[[ The data, beginning ]]

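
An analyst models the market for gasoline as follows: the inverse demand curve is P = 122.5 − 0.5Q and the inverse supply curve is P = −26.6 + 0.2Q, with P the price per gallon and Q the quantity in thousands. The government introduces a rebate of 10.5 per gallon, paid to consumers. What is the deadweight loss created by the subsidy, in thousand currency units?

Inverting to Q(P) form: Qd = 245 − 2P; Qs = 5P + 133.
Without the subsidy, 245 − 2P = 5P + 133 gives 7P = 112, so P* = 16 and Q* = 213.
With a per-unit subsidy paid to consumers, each effectively pays P − 10.5, so demand becomes Qd = 245 − 2(P − 10.5).
Solving gives Q = 228 with consumers paying 8.5 and producers receiving 19 (the 10.5 wedge).
Quantity rises by |ΔQ| = |213 − 228| = 15.
DWL = ½ · t · |ΔQ| = ½ · 10.5 · 15 = 78.75.

Deadweight loss = 78.75 thousand.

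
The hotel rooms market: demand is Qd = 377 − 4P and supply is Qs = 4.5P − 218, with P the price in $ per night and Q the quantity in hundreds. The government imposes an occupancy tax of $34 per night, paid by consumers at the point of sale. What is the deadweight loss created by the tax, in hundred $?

Deadweight loss = $1224 hundred.

Without the tax, 377 − 4P = 4.5P − 218 gives 8.5P = 595, so P* = $70 and Q* = 97.
With the tax collected from consumers, demand (in seller-price terms) shifts: Qd = 377 − 4(P + 34).
Solving gives Q = 25 with consumers paying $88 and producers receiving $54 (the $34 wedge).
Quantity falls by |ΔQ| = |97 − 25| = 72.
DWL = ½ · t · |ΔQ| = ½ · 34 · 72 = $1224.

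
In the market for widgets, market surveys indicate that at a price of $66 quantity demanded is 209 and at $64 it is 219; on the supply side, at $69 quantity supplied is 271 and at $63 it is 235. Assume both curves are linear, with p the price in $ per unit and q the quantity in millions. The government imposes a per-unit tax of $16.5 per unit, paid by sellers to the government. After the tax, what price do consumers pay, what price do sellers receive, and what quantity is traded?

Consumers pay $71; sellers receive $54.5; quantity = 184.

Demand slope: (219 − 209)/(64 − 66) = -5, so qd = 539 − 5p.
Supply slope: (235 − 271)/(63 − 69) = 6, so qs = 6p − 143.
Before the tax: set 539 − 5p = 6p − 143 → p* = $62, q* = 229.
With the tax collected from sellers, supply shifts: qs = 6(p − 16.5) − 143.
New equilibrium: consumers pay $71, sellers receive $54.5, q = 184. (Wedge: pb − ps = 16.5.)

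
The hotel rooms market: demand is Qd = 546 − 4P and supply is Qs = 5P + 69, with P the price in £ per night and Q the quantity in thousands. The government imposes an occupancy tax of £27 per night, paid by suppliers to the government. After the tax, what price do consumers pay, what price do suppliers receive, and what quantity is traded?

Before the tax: set 546 − 4P = 5P + 69 → P* = £53, Q* = 334.
With the tax collected from suppliers, supply shifts: Qs = 5(P − 27) + 69.
New equilibrium: consumers pay £68, suppliers receive £41, Q = 274. (Wedge: Pb − Ps = 27.)

Consumers pay £68; suppliers receive £41; quantity = 274.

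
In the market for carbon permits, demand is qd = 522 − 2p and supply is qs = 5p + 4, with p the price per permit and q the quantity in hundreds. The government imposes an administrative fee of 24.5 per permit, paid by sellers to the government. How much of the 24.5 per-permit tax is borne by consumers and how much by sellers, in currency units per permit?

Without the tax, 522 − 2p = 5p + 4 gives 7p = 518, so p* = 74 and q* = 374.
With the tax collected from sellers, supply shifts: qs = 5(p − 24.5) + 4.
New equilibrium: consumers pay 91.5, sellers receive 67, q = 339. (Wedge: pb − ps = 24.5.)
Burden on consumers: 17.5; on sellers: 7. (They sum to 24.5.)

Consumers bear 17.5 per permit; sellers bear 7 per permit.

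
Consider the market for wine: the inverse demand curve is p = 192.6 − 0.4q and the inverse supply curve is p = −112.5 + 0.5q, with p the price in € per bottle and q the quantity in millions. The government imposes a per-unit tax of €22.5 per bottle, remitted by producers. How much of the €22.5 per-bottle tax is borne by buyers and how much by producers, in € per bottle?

Buyers bear €10 per bottle; producers bear €12.5 per bottle.

Inverting to q(p) form: qd = 481.5 − 2.5p; qs = 2p + 225.
Before the tax: set 481.5 − 2.5p = 2p + 225 → p* = €57, q* = 339.
With the tax collected from producers, supply shifts: qs = 2(p − 22.5) + 225.
New equilibrium: buyers pay €67, producers receive €44.5, q = 314. (Wedge: pb − ps = 22.5.)
Burden on buyers: €10; on producers: €12.5. (They sum to €22.5.)
The less price-elastic side of the market bears the larger share of a per-unit tax.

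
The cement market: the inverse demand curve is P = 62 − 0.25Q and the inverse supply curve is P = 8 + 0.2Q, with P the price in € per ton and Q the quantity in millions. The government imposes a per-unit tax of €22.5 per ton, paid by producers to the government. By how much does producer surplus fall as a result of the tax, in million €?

Rewrite in direct form: Qd = 248 − 4P and Qs = 5P − 40.
Before the tax: set 248 − 4P = 5P − 40 → P* = €32, Q* = 120.
With the tax collected from producers, supply shifts: Qs = 5(P − 22.5) − 40.
Solving gives Q = 70 with consumers paying €44.5 and producers receiving €22 (the €22.5 wedge).
ΔPS is the trapezoid between Q = 70 and Q = 120 of height €10: ½ · (120 + 70) · 10 = €950.

Producer surplus falls by €950 million.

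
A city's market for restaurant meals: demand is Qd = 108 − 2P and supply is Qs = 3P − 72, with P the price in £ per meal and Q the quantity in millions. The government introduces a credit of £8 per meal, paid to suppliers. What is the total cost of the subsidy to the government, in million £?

Government outlay = £364.8 million.

Before the subsidy: set 108 − 2P = 3P − 72 → P* = £36, Q* = 36.
With a per-unit subsidy paid to suppliers, each receives P + 8 per unit sold, so supply becomes Qs = 3(P + 8) − 72.
New equilibrium: consumers pay £31.2, suppliers receive £39.2, Q = 45.6. (Wedge: Pb − Ps = −8.)
Outlay = t · Q = 8 · 45.6 = £364.8.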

[[ The data, end ]]

Please reproduce each record precisely as written.

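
An analyst models the market for gasoline as follows: the inverse demand curve is P = 122.5 − 0.5Q and the inverse supply curve is P = −26.6 + 0.2Q, with P the price per gallon and Q the quantity in thousands. The government introduces a rebate of 10.5 per gallon, paid to consumers. What is the deadweight loss created by the subsidy, in thousand currency units?

Inverting to Q(P) form: Qd = 245 − 2P; Qs = 5P + 133.
Without the subsidy, 245 − 2P = 5P + 133 gives 7P = 112, so P* = 16 and Q* = 213.
With a per-unit subsidy paid to consumers, each effectively pays P − 10.5, so demand becomes Qd = 245 − 2(P − 10.5).
Solving gives Q = 228 with consumers paying 8.5 and producers receiving 19 (the 10.5 wedge).
Quantity rises by |ΔQ| = |213 − 228| = 15.
DWL = ½ · t · |ΔQ| = ½ · 10.5 · 15 = 78.75.

Deadweight loss = 78.75 thousand.

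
The hotel rooms market: demand is Qd = 377 − 4P and supply is Qs = 4.5P − 218, with P the price in $ per night and Q the quantity in hundreds. The government imposes an occupancy tax of $34 per night, paid by consumers at the point of sale. What is the deadweight loss created by the tax, in hundred $?

Deadweight loss = $1224 hundred.

Without the tax, 377 − 4P = 4.5P − 218 gives 8.5P = 595, so P* = $70 and Q* = 97.
With the tax collected from consumers, demand (in seller-price terms) shifts: Qd = 377 − 4(P + 34).
Solving gives Q = 25 with consumers paying $88 and producers receiving $54 (the $34 wedge).
Quantity falls by |ΔQ| = |97 − 25| = 72.
DWL = ½ · t · |ΔQ| = ½ · 34 · 72 = $1224.

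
In the market for widgets, market surveys indicate that at a price of $66 quantity demanded is 209 and at $64 it is 219; on the supply side, at $69 quantity supplied is 271 and at $63 it is 235. Assume both curves are linear, with p the price in $ per unit and q the quantity in millions. The government imposes a per-unit tax of $16.5 per unit, paid by sellers to the government. After the tax, what price do consumers pay, what price do sellers receive, and what quantity is traded?

Consumers pay $71; sellers receive $54.5; quantity = 184.

Demand slope: (219 − 209)/(64 − 66) = -5, so qd = 539 − 5p.
Supply slope: (235 − 271)/(63 − 69) = 6, so qs = 6p − 143.
Before the tax: set 539 − 5p = 6p − 143 → p* = $62, q* = 229.
With the tax collected from sellers, supply shifts: qs = 6(p − 16.5) − 143.
New equilibrium: consumers pay $71, sellers receive $54.5, q = 184. (Wedge: pb − ps = 16.5.)

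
The hotel rooms market: demand is Qd = 546 − 4P and supply is Qs = 5P + 69, with P the price in £ per night and Q the quantity in thousands. The government imposes an occupancy tax of £27 per night, paid by suppliers to the government. After the tax, what price do consumers pay, what price do suppliers receive, and what quantity is traded?

Before the tax: set 546 − 4P = 5P + 69 → P* = £53, Q* = 334.
With the tax collected from suppliers, supply shifts: Qs = 5(P − 27) + 69.
New equilibrium: consumers pay £68, suppliers receive £41, Q = 274. (Wedge: Pb − Ps = 27.)

Consumers pay £68; suppliers receive £41; quantity = 274.

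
In the market for carbon permits, demand is qd = 522 − 2p and supply is qs = 5p + 4, with p the price per permit and q the quantity in hundreds. The government imposes an administrative fee of 24.5 per permit, paid by sellers to the government. How much of the 24.5 per-permit tax is borne by consumers and how much by sellers, in currency units per permit?

Without the tax, 522 − 2p = 5p + 4 gives 7p = 518, so p* = 74 and q* = 374.
With the tax collected from sellers, supply shifts: qs = 5(p − 24.5) + 4.
New equilibrium: consumers pay 91.5, sellers receive 67, q = 339. (Wedge: pb − ps = 24.5.)
Burden on consumers: 17.5; on sellers: 7. (They sum to 24.5.)

Consumers bear 17.5 per permit; sellers bear 7 per permit.

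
Consider the market for wine: the inverse demand curve is p = 192.6 − 0.4q and the inverse supply curve is p = −112.5 + 0.5q, with p the price in € per bottle and q the quantity in millions. The government imposes a per-unit tax of €22.5 per bottle, remitted by producers. How much of the €22.5 per-bottle tax is borne by buyers and how much by producers, in € per bottle?

Buyers bear €10 per bottle; producers bear €12.5 per bottle.

Inverting to q(p) form: qd = 481.5 − 2.5p; qs = 2p + 225.
Before the tax: set 481.5 − 2.5p = 2p + 225 → p* = €57, q* = 339.
With the tax collected from producers, supply shifts: qs = 2(p − 22.5) + 225.
New equilibrium: buyers pay €67, producers receive €44.5, q = 314. (Wedge: pb − ps = 22.5.)
Burden on buyers: €10; on producers: €12.5. (They sum to €22.5.)
The less price-elastic side of the market bears the larger share of a per-unit tax.

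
The cement market: the inverse demand curve is P = 62 − 0.25Q and the inverse supply curve is P = 8 + 0.2Q, with P the price in € per ton and Q the quantity in millions. The government imposes a per-unit tax of €22.5 per ton, paid by producers to the government. By how much does producer surplus fall as a result of the tax, in million €?

Rewrite in direct form: Qd = 248 − 4P and Qs = 5P − 40.
Before the tax: set 248 − 4P = 5P − 40 → P* = €32, Q* = 120.
With the tax collected from producers, supply shifts: Qs = 5(P − 22.5) − 40.
Solving gives Q = 70 with consumers paying €44.5 and producers receiving €22 (the €22.5 wedge).
ΔPS is the trapezoid between Q = 70 and Q = 120 of height €10: ½ · (120 + 70) · 10 = €950.

Producer surplus falls by €950 million.

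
A city's market for restaurant meals: demand is Qd = 108 − 2P and supply is Qs = 3P − 72, with P the price in £ per meal and Q the quantity in millions. The government introduces a credit of £8 per meal, paid to suppliers. What is the total cost of the subsidy to the government, in million £?

Government outlay = £364.8 million.

Before the subsidy: set 108 − 2P = 3P − 72 → P* = £36, Q* = 36.
With a per-unit subsidy paid to suppliers, each receives P + 8 per unit sold, so supply becomes Qs = 3(P + 8) − 72.
New equilibrium: consumers pay £31.2, suppliers receive £39.2, Q = 45.6. (Wedge: Pb − Ps = −8.)
Outlay = t · Q = 8 · 45.6 = £364.8.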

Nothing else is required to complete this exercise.